[Data records Boundary: Start]

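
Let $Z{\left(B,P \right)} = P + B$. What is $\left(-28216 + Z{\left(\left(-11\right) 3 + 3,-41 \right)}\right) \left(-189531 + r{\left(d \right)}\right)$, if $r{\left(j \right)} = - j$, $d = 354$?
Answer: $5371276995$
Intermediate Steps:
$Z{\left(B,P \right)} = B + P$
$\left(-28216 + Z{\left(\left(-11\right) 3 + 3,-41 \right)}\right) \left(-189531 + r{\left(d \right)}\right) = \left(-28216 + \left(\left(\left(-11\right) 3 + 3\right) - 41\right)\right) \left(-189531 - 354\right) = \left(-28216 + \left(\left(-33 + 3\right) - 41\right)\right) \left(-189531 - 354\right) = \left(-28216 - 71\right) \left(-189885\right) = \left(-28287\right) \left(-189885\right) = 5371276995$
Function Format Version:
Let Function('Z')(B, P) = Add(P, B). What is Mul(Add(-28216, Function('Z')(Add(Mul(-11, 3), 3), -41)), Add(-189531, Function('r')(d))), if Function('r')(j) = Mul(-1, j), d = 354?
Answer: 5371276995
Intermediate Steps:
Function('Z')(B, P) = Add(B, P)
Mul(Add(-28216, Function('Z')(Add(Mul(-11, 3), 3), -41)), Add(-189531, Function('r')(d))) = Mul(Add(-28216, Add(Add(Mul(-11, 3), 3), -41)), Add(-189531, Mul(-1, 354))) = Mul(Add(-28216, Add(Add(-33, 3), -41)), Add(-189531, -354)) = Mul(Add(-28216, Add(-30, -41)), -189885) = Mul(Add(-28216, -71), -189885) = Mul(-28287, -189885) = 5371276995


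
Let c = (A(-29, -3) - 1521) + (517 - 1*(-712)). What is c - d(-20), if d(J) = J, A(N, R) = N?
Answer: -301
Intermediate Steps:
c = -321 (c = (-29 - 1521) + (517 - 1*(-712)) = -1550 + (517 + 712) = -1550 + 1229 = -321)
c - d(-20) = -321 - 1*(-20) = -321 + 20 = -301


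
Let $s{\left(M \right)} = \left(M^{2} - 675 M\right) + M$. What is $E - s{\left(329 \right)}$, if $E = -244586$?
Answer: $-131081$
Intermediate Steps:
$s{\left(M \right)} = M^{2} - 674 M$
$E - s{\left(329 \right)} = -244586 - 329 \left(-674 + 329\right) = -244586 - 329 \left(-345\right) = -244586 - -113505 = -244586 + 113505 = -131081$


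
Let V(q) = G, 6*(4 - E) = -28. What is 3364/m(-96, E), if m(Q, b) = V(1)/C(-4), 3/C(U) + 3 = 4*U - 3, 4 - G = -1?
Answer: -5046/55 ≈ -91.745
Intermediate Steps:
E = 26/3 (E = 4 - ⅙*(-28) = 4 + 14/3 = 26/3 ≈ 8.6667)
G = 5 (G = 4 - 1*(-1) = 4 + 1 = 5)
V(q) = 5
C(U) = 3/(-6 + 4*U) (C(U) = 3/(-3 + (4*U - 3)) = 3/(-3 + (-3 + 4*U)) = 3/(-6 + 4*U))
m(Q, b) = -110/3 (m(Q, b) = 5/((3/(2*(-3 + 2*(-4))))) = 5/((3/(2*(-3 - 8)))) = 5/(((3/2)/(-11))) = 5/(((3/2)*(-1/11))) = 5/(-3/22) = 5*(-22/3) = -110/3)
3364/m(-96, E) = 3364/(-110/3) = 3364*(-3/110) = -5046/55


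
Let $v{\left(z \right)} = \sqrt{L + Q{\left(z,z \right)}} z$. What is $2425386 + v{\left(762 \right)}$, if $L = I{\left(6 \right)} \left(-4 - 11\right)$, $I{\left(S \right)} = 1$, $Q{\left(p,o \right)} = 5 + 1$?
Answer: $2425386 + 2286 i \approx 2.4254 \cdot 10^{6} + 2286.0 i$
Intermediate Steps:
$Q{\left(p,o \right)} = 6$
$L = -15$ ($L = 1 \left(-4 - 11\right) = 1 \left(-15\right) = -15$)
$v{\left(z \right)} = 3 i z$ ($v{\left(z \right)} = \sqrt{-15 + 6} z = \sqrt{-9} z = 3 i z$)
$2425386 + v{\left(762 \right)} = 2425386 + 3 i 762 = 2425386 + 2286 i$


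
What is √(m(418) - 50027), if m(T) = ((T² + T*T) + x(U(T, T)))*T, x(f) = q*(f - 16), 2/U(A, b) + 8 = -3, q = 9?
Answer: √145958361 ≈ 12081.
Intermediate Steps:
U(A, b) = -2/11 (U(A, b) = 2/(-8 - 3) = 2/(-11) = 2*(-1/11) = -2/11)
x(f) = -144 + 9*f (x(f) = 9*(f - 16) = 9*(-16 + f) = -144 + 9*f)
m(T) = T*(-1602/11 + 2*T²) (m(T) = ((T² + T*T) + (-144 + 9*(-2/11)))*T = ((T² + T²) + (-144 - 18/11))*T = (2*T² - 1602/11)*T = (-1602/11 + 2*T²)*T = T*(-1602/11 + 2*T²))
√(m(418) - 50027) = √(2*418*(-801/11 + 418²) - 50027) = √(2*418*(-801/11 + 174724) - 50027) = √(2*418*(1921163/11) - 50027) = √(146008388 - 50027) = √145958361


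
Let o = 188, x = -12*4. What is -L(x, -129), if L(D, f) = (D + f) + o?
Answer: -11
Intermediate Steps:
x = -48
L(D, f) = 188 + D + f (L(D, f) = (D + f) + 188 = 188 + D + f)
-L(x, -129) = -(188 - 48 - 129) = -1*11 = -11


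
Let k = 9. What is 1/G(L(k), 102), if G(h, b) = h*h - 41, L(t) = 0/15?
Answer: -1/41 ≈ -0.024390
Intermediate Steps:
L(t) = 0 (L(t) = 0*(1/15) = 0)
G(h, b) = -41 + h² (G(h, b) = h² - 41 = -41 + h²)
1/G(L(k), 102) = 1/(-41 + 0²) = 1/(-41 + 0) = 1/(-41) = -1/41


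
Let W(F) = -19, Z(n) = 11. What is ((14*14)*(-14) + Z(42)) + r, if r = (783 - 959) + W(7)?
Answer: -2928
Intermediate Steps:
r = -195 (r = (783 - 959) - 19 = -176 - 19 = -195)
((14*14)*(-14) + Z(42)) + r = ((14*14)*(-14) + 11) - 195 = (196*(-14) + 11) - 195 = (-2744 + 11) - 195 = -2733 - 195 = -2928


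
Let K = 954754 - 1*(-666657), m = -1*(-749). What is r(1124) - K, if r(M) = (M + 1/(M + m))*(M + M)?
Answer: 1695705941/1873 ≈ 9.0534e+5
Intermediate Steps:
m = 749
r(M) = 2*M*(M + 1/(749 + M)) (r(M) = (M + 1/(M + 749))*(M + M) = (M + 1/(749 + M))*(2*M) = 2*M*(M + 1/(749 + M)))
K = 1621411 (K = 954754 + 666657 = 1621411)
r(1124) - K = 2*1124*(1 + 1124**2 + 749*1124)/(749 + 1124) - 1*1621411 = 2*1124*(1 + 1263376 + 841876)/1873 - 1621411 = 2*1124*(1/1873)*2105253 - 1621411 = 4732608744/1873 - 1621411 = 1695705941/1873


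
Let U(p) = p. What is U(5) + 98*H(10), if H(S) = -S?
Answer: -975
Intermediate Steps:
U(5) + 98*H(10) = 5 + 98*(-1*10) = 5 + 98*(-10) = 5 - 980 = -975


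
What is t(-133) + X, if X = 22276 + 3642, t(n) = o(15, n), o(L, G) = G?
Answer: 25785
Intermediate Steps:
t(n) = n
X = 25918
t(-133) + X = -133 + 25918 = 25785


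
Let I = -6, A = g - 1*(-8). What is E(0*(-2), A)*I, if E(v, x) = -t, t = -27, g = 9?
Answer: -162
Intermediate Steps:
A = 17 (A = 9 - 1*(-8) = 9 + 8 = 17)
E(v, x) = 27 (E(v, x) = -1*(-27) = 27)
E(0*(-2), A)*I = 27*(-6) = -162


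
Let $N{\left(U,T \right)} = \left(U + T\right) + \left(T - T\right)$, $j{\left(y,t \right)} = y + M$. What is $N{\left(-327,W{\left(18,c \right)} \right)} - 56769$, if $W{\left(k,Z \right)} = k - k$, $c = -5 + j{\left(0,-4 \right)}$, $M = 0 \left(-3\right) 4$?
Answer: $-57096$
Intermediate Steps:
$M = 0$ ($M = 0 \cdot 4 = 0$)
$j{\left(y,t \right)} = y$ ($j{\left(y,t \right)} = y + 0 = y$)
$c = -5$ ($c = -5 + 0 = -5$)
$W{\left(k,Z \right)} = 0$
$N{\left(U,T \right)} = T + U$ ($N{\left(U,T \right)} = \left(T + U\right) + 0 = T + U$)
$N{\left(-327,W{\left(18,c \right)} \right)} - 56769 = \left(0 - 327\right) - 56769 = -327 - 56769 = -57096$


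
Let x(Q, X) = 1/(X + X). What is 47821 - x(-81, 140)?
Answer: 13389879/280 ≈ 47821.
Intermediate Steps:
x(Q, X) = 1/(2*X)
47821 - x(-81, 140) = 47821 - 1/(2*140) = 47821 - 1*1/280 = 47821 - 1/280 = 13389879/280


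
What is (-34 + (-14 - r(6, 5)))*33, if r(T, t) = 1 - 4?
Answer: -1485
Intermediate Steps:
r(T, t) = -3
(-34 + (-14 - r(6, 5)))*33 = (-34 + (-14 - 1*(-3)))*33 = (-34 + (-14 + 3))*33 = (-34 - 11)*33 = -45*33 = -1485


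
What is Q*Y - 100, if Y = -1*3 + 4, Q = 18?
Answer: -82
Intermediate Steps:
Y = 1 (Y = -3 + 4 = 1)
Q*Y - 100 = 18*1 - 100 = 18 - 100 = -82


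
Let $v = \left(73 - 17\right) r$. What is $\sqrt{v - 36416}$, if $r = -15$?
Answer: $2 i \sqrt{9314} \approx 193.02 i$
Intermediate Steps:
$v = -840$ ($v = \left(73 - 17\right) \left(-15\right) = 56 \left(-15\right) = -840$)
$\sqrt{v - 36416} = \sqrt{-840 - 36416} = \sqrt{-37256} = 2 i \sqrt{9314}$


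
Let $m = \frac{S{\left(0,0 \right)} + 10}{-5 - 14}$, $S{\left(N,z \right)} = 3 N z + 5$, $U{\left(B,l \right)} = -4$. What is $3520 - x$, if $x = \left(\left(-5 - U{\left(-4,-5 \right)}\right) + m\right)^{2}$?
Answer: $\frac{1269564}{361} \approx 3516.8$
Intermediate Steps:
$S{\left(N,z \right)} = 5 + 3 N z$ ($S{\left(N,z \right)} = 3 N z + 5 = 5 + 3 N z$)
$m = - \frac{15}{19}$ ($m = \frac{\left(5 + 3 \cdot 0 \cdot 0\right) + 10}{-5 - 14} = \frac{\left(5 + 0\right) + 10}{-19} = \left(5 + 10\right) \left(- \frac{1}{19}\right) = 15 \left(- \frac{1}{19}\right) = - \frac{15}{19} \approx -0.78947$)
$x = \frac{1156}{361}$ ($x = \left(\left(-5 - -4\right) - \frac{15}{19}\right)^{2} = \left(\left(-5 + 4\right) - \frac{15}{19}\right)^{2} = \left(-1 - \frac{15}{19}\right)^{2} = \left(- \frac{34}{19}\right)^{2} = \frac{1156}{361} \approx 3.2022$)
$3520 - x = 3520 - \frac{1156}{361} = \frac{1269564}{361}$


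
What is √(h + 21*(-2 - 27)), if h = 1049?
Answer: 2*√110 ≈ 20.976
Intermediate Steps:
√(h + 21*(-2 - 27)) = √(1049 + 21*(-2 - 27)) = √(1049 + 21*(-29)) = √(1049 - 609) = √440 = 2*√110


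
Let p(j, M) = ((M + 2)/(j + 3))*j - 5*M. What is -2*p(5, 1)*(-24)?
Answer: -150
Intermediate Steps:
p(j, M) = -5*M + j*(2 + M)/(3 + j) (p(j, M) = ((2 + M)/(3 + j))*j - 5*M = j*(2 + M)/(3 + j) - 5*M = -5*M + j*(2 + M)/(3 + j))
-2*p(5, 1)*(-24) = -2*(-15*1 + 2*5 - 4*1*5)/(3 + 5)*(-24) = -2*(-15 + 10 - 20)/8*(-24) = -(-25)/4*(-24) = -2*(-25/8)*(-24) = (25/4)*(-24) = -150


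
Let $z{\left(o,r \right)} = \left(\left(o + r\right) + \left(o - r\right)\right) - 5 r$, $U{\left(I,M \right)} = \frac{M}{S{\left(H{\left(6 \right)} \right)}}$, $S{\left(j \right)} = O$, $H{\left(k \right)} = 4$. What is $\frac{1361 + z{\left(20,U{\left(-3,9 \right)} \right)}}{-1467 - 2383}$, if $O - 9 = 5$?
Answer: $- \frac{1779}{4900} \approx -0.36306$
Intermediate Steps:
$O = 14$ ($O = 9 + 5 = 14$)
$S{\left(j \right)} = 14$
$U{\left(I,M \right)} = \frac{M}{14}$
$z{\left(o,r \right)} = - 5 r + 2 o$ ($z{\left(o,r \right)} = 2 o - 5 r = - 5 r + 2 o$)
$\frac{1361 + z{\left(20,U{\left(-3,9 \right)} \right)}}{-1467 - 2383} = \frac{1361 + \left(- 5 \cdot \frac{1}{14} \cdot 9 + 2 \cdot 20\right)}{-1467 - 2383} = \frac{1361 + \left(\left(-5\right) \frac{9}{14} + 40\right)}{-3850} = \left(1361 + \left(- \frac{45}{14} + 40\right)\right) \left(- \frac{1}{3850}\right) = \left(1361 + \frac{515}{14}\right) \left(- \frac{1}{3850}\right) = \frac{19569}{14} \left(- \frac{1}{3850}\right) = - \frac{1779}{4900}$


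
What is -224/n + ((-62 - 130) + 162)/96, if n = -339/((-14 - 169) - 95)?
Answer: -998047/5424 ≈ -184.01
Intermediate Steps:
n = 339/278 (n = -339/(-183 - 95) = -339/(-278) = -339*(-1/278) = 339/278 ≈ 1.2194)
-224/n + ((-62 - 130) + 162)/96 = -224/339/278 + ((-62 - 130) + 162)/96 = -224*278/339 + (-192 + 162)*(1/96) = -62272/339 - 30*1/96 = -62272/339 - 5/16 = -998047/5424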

[Data records Boundary: End]

» Exercise prompt: Nothing should be returned except the lines from the first line of the data above through the line with "Answer: $5371276995$", each one exact.

» Solution to the problem:
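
Let $Z{\left(B,P \right)} = P + B$. What is $\left(-28216 + Z{\left(\left(-11\right) 3 + 3,-41 \right)}\right) \left(-189531 + r{\left(d \right)}\right)$, if $r{\left(j \right)} = - j$, $d = 354$?
Answer: $5371276995$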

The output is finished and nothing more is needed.